Determine how many lines in these records hold "across". Only the number is wanted.

(Given records)

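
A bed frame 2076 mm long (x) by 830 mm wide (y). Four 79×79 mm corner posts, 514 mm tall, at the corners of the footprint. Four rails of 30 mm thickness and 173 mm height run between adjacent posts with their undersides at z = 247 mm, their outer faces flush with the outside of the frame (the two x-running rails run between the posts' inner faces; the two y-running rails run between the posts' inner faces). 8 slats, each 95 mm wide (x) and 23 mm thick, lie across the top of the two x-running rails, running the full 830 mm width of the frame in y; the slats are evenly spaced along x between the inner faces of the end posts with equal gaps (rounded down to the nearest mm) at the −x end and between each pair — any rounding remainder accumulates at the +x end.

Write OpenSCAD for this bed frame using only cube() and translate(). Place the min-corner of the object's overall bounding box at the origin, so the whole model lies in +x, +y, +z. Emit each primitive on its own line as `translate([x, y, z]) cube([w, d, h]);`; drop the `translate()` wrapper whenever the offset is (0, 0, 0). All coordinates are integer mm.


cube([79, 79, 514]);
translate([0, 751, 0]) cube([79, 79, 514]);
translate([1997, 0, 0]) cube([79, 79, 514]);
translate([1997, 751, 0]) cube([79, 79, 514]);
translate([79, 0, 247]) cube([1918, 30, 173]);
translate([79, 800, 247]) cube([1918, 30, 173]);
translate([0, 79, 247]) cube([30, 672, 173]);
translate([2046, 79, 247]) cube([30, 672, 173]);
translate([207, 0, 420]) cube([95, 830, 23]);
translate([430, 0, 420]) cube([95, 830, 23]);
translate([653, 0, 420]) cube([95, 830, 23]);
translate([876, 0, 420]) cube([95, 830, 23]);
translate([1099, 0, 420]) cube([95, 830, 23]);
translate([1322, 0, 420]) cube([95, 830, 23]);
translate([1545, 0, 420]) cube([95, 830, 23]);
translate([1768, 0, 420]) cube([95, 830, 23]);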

(End Given records)
(Given records)

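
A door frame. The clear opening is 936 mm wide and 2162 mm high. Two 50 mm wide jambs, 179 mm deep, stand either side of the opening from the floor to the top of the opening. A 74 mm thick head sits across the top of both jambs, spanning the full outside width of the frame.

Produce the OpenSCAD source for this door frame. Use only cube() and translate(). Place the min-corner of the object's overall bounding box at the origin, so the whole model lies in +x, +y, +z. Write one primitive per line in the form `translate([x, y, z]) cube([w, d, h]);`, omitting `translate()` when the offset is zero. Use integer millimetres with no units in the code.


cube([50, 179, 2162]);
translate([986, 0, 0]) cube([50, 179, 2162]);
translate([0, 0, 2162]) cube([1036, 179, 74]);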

(End Given records)

Task answer » 2